▶ Records for processing
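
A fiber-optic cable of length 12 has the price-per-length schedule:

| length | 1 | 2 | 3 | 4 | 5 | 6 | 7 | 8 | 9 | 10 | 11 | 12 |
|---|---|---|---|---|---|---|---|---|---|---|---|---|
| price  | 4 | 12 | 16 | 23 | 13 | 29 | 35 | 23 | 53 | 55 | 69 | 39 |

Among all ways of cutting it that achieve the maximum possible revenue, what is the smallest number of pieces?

Let r[k] be the best obtainable value from length k. For each k, try every first piece i and keep the best of price[i] + r[k−i].
r[1] = 4
r[2] = max(4+4, 12+0) = 12
r[3] = max(4+12, 12+4, 16+0) = 16
r[4] = max(4+16, 12+12, 16+4, 23+0) = 24
r[5] = max(4+24, 12+16, 16+12, 23+4, 13+0) = 28
r[6] = max(4+28, 12+24, 16+16, 23+12, 13+4, 29+0) = 36
r[7] = max(4+36, 12+28, 16+24, …, 29+4, 35+0) = 40
r[8] = max(4+40, 12+36, 16+28, …, 35+4, 23+0) = 48
r[9] = max(4+48, 12+40, 16+36, …, 23+4, 53+0) = 53
r[10] = max(4+53, 12+48, 16+40, …, 53+4, 55+0) = 60
r[11] = max(4+60, 12+53, 16+48, …, 55+4, 69+0) = 69
r[12] = max(4+69, 12+60, 16+53, …, 69+4, 39+0) = 73
Maximum revenue is $73.
Now minimize piece count subject to staying optimal: for each k, pieces[k] = 1 + min over i with p[i]+r[k−i]=r[k] of pieces[k−i].
pieces[9] = 1
pieces[10] = 5
pieces[11] = 1
pieces[12] = 2

2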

▶ Work order
Please set down the entire listing once more, exactly as it stands.

▶ Task solution
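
A fiber-optic cable of length 12 has the price-per-length schedule:

| length | 1 | 2 | 3 | 4 | 5 | 6 | 7 | 8 | 9 | 10 | 11 | 12 |
|---|---|---|---|---|---|---|---|---|---|---|---|---|
| price  | 4 | 12 | 16 | 23 | 13 | 29 | 35 | 23 | 53 | 55 | 69 | 39 |

Among all ways of cutting it that achieve the maximum possible revenue, what is the smallest number of pieces?

Let r[k] be the best obtainable value from length k. For each k, try every first piece i and keep the best of price[i] + r[k−i].
r[1] = 4
r[2] = max(4+4, 12+0) = 12
r[3] = max(4+12, 12+4, 16+0) = 16
r[4] = max(4+16, 12+12, 16+4, 23+0) = 24
r[5] = max(4+24, 12+16, 16+12, 23+4, 13+0) = 28
r[6] = max(4+28, 12+24, 16+16, 23+12, 13+4, 29+0) = 36
r[7] = max(4+36, 12+28, 16+24, …, 29+4, 35+0) = 40
r[8] = max(4+40, 12+36, 16+28, …, 35+4, 23+0) = 48
r[9] = max(4+48, 12+40, 16+36, …, 23+4, 53+0) = 53
r[10] = max(4+53, 12+48, 16+40, …, 53+4, 55+0) = 60
r[11] = max(4+60, 12+53, 16+48, …, 55+4, 69+0) = 69
r[12] = max(4+69, 12+60, 16+53, …, 69+4, 39+0) = 73
Maximum revenue is $73.
Now minimize piece count subject to staying optimal: for each k, pieces[k] = 1 + min over i with p[i]+r[k−i]=r[k] of pieces[k−i].
pieces[9] = 1
pieces[10] = 5
pieces[11] = 1
pieces[12] = 2

2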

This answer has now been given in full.